"""

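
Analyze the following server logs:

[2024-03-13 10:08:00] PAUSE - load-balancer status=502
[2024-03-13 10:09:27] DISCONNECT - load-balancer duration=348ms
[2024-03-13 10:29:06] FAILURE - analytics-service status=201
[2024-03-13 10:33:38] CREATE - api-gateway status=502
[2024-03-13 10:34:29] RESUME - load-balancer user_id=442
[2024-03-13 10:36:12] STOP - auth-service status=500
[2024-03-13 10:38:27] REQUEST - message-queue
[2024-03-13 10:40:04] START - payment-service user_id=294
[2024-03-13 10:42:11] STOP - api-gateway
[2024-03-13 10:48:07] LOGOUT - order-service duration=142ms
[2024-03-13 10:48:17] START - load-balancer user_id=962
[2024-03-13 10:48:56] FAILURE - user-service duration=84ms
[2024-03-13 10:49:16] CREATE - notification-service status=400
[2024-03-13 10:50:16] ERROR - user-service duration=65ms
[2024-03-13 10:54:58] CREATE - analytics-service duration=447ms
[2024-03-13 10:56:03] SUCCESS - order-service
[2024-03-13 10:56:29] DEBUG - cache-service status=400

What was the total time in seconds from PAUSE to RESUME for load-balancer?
1589

To calculate state duration:

1. Find PAUSE event for load-balancer: 2024-03-13 10:08:00
2. Find RESUME event for load-balancer: 2024-03-13 10:34:29
3. Calculate duration: 2024-03-13 10:34:29 - 2024-03-13 10:08:00 = 1589 seconds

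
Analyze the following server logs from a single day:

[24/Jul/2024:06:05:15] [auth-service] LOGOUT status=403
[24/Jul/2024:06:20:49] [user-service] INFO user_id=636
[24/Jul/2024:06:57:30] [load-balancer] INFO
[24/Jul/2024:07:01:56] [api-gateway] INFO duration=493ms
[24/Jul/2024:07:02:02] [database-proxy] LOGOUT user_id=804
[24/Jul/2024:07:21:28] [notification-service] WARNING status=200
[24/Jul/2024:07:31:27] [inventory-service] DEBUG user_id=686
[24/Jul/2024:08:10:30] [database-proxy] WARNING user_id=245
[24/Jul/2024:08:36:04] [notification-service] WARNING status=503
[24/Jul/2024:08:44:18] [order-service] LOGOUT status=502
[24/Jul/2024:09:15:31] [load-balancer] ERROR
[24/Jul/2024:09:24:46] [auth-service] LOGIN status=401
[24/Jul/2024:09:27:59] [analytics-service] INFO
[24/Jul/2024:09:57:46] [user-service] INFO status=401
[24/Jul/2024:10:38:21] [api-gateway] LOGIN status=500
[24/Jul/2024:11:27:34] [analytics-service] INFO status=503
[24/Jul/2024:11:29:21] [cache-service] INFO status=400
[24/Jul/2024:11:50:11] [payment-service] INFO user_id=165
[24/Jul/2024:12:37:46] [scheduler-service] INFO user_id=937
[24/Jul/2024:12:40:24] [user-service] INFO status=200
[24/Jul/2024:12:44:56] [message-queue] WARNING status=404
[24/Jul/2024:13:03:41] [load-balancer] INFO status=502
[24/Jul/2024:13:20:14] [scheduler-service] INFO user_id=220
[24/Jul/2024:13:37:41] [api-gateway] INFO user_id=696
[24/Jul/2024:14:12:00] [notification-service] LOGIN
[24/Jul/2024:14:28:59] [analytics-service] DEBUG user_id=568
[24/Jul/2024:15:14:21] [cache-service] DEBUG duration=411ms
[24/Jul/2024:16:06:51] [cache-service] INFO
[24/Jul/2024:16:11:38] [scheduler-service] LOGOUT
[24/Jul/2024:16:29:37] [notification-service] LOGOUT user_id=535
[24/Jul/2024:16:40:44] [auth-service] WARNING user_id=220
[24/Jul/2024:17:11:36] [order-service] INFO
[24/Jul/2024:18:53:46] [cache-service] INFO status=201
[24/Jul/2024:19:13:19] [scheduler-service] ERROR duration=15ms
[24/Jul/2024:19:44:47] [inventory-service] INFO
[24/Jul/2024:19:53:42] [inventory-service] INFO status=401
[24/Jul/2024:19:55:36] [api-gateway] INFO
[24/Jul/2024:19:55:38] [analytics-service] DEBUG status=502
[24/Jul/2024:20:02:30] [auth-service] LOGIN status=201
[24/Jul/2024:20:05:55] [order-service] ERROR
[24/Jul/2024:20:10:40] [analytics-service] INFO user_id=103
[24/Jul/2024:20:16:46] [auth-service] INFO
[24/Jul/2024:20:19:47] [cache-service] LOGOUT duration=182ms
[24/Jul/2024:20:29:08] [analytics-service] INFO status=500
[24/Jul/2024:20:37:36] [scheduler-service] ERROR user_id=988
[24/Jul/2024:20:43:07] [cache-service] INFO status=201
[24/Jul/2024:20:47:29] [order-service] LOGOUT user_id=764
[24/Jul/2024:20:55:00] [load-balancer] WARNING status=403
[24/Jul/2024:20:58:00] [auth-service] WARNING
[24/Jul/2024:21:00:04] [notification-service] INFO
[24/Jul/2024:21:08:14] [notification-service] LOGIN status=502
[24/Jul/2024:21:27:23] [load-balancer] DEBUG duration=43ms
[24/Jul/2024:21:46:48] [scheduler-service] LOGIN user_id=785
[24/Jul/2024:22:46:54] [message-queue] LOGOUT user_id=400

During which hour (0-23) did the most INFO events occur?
20

To find the peak hour:

1. Group all INFO events by hour
2. Count events in each hour
3. Find hour with maximum count
4. Peak hour: 20 (with 4 events)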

"""

Please set down all the data word for word.

* [RESULT BELOW]
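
Analyze the following server logs:

[2024-03-13 10:08:00] PAUSE - load-balancer status=502
[2024-03-13 10:09:27] DISCONNECT - load-balancer duration=348ms
[2024-03-13 10:29:06] FAILURE - analytics-service status=201
[2024-03-13 10:33:38] CREATE - api-gateway status=502
[2024-03-13 10:34:29] RESUME - load-balancer user_id=442
[2024-03-13 10:36:12] STOP - auth-service status=500
[2024-03-13 10:38:27] REQUEST - message-queue
[2024-03-13 10:40:04] START - payment-service user_id=294
[2024-03-13 10:42:11] STOP - api-gateway
[2024-03-13 10:48:07] LOGOUT - order-service duration=142ms
[2024-03-13 10:48:17] START - load-balancer user_id=962
[2024-03-13 10:48:56] FAILURE - user-service duration=84ms
[2024-03-13 10:49:16] CREATE - notification-service status=400
[2024-03-13 10:50:16] ERROR - user-service duration=65ms
[2024-03-13 10:54:58] CREATE - analytics-service duration=447ms
[2024-03-13 10:56:03] SUCCESS - order-service
[2024-03-13 10:56:29] DEBUG - cache-service status=400

What was the total time in seconds from PAUSE to RESUME for load-balancer?
1589

To calculate state duration:

1. Find PAUSE event for load-balancer: 2024-03-13 10:08:00
2. Find RESUME event for load-balancer: 2024-03-13 10:34:29
3. Calculate duration: 2024-03-13 10:34:29 - 2024-03-13 10:08:00 = 1589 seconds

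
Analyze the following server logs from a single day:

[24/Jul/2024:06:05:15] [auth-service] LOGOUT status=403
[24/Jul/2024:06:20:49] [user-service] INFO user_id=636
[24/Jul/2024:06:57:30] [load-balancer] INFO
[24/Jul/2024:07:01:56] [api-gateway] INFO duration=493ms
[24/Jul/2024:07:02:02] [database-proxy] LOGOUT user_id=804
[24/Jul/2024:07:21:28] [notification-service] WARNING status=200
[24/Jul/2024:07:31:27] [inventory-service] DEBUG user_id=686
[24/Jul/2024:08:10:30] [database-proxy] WARNING user_id=245
[24/Jul/2024:08:36:04] [notification-service] WARNING status=503
[24/Jul/2024:08:44:18] [order-service] LOGOUT status=502
[24/Jul/2024:09:15:31] [load-balancer] ERROR
[24/Jul/2024:09:24:46] [auth-service] LOGIN status=401
[24/Jul/2024:09:27:59] [analytics-service] INFO
[24/Jul/2024:09:57:46] [user-service] INFO status=401
[24/Jul/2024:10:38:21] [api-gateway] LOGIN status=500
[24/Jul/2024:11:27:34] [analytics-service] INFO status=503
[24/Jul/2024:11:29:21] [cache-service] INFO status=400
[24/Jul/2024:11:50:11] [payment-service] INFO user_id=165
[24/Jul/2024:12:37:46] [scheduler-service] INFO user_id=937
[24/Jul/2024:12:40:24] [user-service] INFO status=200
[24/Jul/2024:12:44:56] [message-queue] WARNING status=404
[24/Jul/2024:13:03:41] [load-balancer] INFO status=502
[24/Jul/2024:13:20:14] [scheduler-service] INFO user_id=220
[24/Jul/2024:13:37:41] [api-gateway] INFO user_id=696
[24/Jul/2024:14:12:00] [notification-service] LOGIN
[24/Jul/2024:14:28:59] [analytics-service] DEBUG user_id=568
[24/Jul/2024:15:14:21] [cache-service] DEBUG duration=411ms
[24/Jul/2024:16:06:51] [cache-service] INFO
[24/Jul/2024:16:11:38] [scheduler-service] LOGOUT
[24/Jul/2024:16:29:37] [notification-service] LOGOUT user_id=535
[24/Jul/2024:16:40:44] [auth-service] WARNING user_id=220
[24/Jul/2024:17:11:36] [order-service] INFO
[24/Jul/2024:18:53:46] [cache-service] INFO status=201
[24/Jul/2024:19:13:19] [scheduler-service] ERROR duration=15ms
[24/Jul/2024:19:44:47] [inventory-service] INFO
[24/Jul/2024:19:53:42] [inventory-service] INFO status=401
[24/Jul/2024:19:55:36] [api-gateway] INFO
[24/Jul/2024:19:55:38] [analytics-service] DEBUG status=502
[24/Jul/2024:20:02:30] [auth-service] LOGIN status=201
[24/Jul/2024:20:05:55] [order-service] ERROR
[24/Jul/2024:20:10:40] [analytics-service] INFO user_id=103
[24/Jul/2024:20:16:46] [auth-service] INFO
[24/Jul/2024:20:19:47] [cache-service] LOGOUT duration=182ms
[24/Jul/2024:20:29:08] [analytics-service] INFO status=500
[24/Jul/2024:20:37:36] [scheduler-service] ERROR user_id=988
[24/Jul/2024:20:43:07] [cache-service] INFO status=201
[24/Jul/2024:20:47:29] [order-service] LOGOUT user_id=764
[24/Jul/2024:20:55:00] [load-balancer] WARNING status=403
[24/Jul/2024:20:58:00] [auth-service] WARNING
[24/Jul/2024:21:00:04] [notification-service] INFO
[24/Jul/2024:21:08:14] [notification-service] LOGIN status=502
[24/Jul/2024:21:27:23] [load-balancer] DEBUG duration=43ms
[24/Jul/2024:21:46:48] [scheduler-service] LOGIN user_id=785
[24/Jul/2024:22:46:54] [message-queue] LOGOUT user_id=400

During which hour (0-23) did the most INFO events occur?
20

To find the peak hour:

1. Group all INFO events by hour
2. Count events in each hour
3. Find hour with maximum count
4. Peak hour: 20 (with 4 events)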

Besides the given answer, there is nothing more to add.